* _WORK TASK_:
Starting at the first line of the listing below and ending at the line with "12969, 16751, 17728", copy each line exactly.

* _TASK DATA_:

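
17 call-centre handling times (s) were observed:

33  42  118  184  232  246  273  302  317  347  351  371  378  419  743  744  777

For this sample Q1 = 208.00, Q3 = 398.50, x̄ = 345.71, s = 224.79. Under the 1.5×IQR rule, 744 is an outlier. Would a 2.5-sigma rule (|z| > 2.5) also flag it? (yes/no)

no

z = (744 − 345.71) / 224.79 = 1.77.
|z| = 1.77 ≤ 2.5.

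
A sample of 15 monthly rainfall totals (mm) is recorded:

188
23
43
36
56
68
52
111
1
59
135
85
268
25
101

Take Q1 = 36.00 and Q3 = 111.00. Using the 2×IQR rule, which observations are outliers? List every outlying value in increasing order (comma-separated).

268

IQR = Q3 − Q1 = 111.00 − 36.00 = 75.00.
Lower fence = Q1 − 2·IQR = 36.00 − 150.00 = -114.00.
Upper fence = Q3 + 2·IQR = 111.00 + 150.00 = 261.00.
268 > 261.00 → outlier.
All remaining values lie within [-114.00, 261.00].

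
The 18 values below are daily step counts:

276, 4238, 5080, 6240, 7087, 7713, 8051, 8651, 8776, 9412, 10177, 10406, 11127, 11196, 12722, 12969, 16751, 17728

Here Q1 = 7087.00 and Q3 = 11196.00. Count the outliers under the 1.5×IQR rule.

IQR = 4109.00; fences at 7087.00 − 6163.50 = 923.50 and 11196.00 + 6163.50 = 17359.50.
Outside the cutoffs: 276, 17728.

2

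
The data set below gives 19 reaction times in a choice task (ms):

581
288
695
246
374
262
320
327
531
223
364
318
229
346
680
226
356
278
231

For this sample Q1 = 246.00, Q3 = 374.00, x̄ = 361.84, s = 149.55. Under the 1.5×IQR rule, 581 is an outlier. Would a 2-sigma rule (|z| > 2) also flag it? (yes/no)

z = (581 − 361.84) / 149.55 = 1.47.
|z| = 1.47 ≤ 2.

no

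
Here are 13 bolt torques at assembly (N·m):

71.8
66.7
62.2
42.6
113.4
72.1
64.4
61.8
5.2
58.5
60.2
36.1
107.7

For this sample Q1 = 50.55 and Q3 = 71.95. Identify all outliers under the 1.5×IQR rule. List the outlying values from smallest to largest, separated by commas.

5.2, 107.7, 113.4

IQR = Q3 − Q1 = 71.95 − 50.55 = 21.40.
Lower fence = Q1 − 1.5·IQR = 50.55 − 32.10 = 18.45.
Upper fence = Q3 + 1.5·IQR = 71.95 + 32.10 = 104.05.
5.2 < 18.45 → outlier.
107.7 > 104.05 → outlier.
113.4 > 104.05 → outlier.
All remaining values lie within [18.45, 104.05].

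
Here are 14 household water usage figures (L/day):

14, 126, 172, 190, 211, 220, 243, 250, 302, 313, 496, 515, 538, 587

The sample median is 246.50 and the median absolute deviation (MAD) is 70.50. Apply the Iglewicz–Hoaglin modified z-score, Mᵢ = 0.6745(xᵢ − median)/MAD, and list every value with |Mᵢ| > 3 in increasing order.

|Mᵢ| > 3 ⇔ |xᵢ − 246.50| > 3·70.50/0.6745 = 313.57.
So outliers lie outside [-67.07, 560.07].
587: M = 3.26 → outlier.

587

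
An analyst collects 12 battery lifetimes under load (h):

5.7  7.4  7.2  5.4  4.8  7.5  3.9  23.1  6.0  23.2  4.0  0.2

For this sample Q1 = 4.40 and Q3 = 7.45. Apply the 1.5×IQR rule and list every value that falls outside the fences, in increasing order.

IQR = Q3 − Q1 = 7.45 − 4.40 = 3.05.
Lower fence = Q1 − 1.5·IQR = 4.40 − 4.575 = -0.175.
Upper fence = Q3 + 1.5·IQR = 7.45 + 4.575 = 12.025.
23.1 > 12.025 → outlier.
23.2 > 12.025 → outlier.
All remaining values lie within [-0.175, 12.025].

23.1, 23.2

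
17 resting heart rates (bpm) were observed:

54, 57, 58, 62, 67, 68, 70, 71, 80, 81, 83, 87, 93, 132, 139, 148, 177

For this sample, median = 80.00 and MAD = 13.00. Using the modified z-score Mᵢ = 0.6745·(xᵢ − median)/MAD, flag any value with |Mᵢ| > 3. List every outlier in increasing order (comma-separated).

|Mᵢ| > 3 ⇔ |xᵢ − 80.00| > 3·13.00/0.6745 = 57.82.
So outliers lie outside [22.18, 137.82].
139: M = 3.06 → outlier.
148: M = 3.53 → outlier.
177: M = 5.03 → outlier.

139, 148, 177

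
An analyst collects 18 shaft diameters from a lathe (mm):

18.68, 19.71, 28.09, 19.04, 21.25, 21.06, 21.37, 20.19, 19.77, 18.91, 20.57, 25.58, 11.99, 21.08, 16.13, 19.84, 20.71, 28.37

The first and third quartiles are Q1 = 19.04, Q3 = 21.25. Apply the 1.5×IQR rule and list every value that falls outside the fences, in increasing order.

IQR = Q3 − Q1 = 21.25 − 19.04 = 2.21.
Lower fence = Q1 − 1.5·IQR = 19.04 − 3.315 = 15.725.
Upper fence = Q3 + 1.5·IQR = 21.25 + 3.315 = 24.565.
11.99 < 15.725 → outlier.
25.58 > 24.565 → outlier.
28.09 > 24.565 → outlier.
28.37 > 24.565 → outlier.
All remaining values lie within [15.725, 24.565].

11.99, 25.58, 28.09, 28.37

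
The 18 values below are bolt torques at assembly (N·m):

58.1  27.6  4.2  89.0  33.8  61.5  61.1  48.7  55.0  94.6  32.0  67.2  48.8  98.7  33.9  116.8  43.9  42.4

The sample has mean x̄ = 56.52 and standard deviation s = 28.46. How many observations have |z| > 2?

1

Cutoffs: x̄ ± 2s = [-0.40, 113.44].
Outside the cutoffs: 116.8.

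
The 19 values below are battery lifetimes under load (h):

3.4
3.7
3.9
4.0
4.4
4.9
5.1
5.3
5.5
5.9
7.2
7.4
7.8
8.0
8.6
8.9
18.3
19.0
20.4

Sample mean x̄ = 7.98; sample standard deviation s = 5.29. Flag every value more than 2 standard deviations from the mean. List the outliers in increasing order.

Cutoffs at x̄ ± 2s: 7.98 ± 2·5.29 = [-2.60, 18.56].
19.0: z = 2.08, |z| > 2 → outlier.
20.4: z = 2.35, |z| > 2 → outlier.
Every other value lies within [-2.60, 18.56].

19.0, 20.4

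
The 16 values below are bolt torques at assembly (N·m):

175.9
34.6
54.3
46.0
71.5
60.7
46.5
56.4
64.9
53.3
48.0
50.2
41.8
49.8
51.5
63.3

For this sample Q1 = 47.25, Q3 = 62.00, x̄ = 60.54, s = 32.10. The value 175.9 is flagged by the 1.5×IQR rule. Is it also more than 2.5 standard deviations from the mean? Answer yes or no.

z = (175.9 − 60.54) / 32.10 = 3.59.
|z| = 3.59 > 2.5.

yes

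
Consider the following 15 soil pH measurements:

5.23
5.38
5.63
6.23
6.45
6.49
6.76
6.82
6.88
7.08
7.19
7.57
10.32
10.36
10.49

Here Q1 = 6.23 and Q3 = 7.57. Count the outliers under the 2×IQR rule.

IQR = 1.34; fences at 6.23 − 2.68 = 3.55 and 7.57 + 2.68 = 10.25.
Outside the cutoffs: 10.32, 10.36, 10.49.

3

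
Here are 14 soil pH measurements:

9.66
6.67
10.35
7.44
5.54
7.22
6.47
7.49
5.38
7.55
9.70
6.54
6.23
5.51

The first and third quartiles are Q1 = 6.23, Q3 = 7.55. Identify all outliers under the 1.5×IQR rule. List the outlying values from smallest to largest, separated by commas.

IQR = Q3 − Q1 = 7.55 − 6.23 = 1.32.
Lower fence = Q1 − 1.5·IQR = 6.23 − 1.98 = 4.25.
Upper fence = Q3 + 1.5·IQR = 7.55 + 1.98 = 9.53.
9.66 > 9.53 → outlier.
9.70 > 9.53 → outlier.
10.35 > 9.53 → outlier.
All remaining values lie within [4.25, 9.53].

9.66, 9.70, 10.35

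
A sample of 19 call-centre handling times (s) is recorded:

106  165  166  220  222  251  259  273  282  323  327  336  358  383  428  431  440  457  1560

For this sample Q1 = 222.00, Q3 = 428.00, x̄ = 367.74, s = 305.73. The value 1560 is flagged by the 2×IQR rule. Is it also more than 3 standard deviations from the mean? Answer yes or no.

yes

z = (1560 − 367.74) / 305.73 = 3.90.
|z| = 3.90 > 3.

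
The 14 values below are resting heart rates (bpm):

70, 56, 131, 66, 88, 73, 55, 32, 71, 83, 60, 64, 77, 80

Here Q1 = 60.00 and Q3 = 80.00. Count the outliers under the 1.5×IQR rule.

1

IQR = 20.00; fences at 60.00 − 30.00 = 30.00 and 80.00 + 30.00 = 110.00.
Outside the cutoffs: 131.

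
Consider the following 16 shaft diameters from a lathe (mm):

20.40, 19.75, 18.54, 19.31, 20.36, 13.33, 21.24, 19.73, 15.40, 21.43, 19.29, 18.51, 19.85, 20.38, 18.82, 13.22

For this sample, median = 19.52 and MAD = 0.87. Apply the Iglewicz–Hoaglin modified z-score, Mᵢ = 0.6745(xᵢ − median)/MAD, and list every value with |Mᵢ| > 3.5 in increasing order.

|Mᵢ| > 3.5 ⇔ |xᵢ − 19.52| > 3.5·0.87/0.6745 = 4.51.
So outliers lie outside [15.01, 24.03].
13.22: M = -4.88 → outlier.
13.33: M = -4.80 → outlier.

13.22, 13.33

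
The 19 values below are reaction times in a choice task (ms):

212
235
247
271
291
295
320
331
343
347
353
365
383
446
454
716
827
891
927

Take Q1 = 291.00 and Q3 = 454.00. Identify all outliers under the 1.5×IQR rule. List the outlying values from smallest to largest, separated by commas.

IQR = Q3 − Q1 = 454.00 − 291.00 = 163.00.
Lower fence = Q1 − 1.5·IQR = 291.00 − 244.50 = 46.50.
Upper fence = Q3 + 1.5·IQR = 454.00 + 244.50 = 698.50.
716 > 698.50 → outlier.
827 > 698.50 → outlier.
891 > 698.50 → outlier.
927 > 698.50 → outlier.
All remaining values lie within [46.50, 698.50].

716, 827, 891, 927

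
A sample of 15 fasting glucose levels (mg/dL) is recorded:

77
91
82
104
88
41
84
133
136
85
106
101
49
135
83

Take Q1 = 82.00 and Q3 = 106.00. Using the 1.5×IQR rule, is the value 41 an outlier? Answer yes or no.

IQR = Q3 − Q1 = 106.00 − 82.00 = 24.00.
Lower fence = Q1 − 1.5·IQR = 82.00 − 36.00 = 46.00.
Upper fence = Q3 + 1.5·IQR = 106.00 + 36.00 = 142.00.
41 lies below the lower fence.

yes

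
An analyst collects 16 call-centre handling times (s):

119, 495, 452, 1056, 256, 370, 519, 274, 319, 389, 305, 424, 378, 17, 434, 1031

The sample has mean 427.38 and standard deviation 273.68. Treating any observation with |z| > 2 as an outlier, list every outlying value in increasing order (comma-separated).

Cutoffs at x̄ ± 2s: 427.38 ± 2·273.68 = [-119.98, 974.74].
1031: z = 2.21, |z| > 2 → outlier.
1056: z = 2.30, |z| > 2 → outlier.
Every other value lies within [-119.98, 974.74].

1031, 1056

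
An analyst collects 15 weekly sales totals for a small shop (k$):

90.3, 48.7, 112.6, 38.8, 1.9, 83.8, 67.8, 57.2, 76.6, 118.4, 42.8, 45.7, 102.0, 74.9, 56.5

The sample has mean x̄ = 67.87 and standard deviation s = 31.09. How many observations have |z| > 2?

1

Cutoffs: x̄ ± 2s = [5.69, 130.05].
Outside the cutoffs: 1.9.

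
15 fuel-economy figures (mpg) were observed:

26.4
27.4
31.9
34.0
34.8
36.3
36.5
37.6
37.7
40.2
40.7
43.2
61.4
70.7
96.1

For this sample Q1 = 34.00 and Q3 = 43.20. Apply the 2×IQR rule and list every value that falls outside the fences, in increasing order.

IQR = Q3 − Q1 = 43.20 − 34.00 = 9.20.
Lower fence = Q1 − 2·IQR = 34.00 − 18.40 = 15.60.
Upper fence = Q3 + 2·IQR = 43.20 + 18.40 = 61.60.
70.7 > 61.60 → outlier.
96.1 > 61.60 → outlier.
All remaining values lie within [15.60, 61.60].

70.7, 96.1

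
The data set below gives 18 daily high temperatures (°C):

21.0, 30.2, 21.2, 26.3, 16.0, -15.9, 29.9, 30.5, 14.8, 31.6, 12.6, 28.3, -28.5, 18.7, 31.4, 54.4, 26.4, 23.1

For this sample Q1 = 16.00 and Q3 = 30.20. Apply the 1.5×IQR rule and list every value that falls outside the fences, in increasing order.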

* _ANSWER AREA_:
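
17 call-centre handling times (s) were observed:

33  42  118  184  232  246  273  302  317  347  351  371  378  419  743  744  777

For this sample Q1 = 208.00, Q3 = 398.50, x̄ = 345.71, s = 224.79. Under the 1.5×IQR rule, 744 is an outlier. Would a 2.5-sigma rule (|z| > 2.5) also flag it? (yes/no)

no

z = (744 − 345.71) / 224.79 = 1.77.
|z| = 1.77 ≤ 2.5.

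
A sample of 15 monthly rainfall totals (mm) is recorded:

188
23
43
36
56
68
52
111
1
59
135
85
268
25
101

Take Q1 = 36.00 and Q3 = 111.00. Using the 2×IQR rule, which observations are outliers? List every outlying value in increasing order (comma-separated).

268

IQR = Q3 − Q1 = 111.00 − 36.00 = 75.00.
Lower fence = Q1 − 2·IQR = 36.00 − 150.00 = -114.00.
Upper fence = Q3 + 2·IQR = 111.00 + 150.00 = 261.00.
268 > 261.00 → outlier.
All remaining values lie within [-114.00, 261.00].

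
The 18 values below are daily step counts:

276, 4238, 5080, 6240, 7087, 7713, 8051, 8651, 8776, 9412, 10177, 10406, 11127, 11196, 12722, 12969, 16751, 17728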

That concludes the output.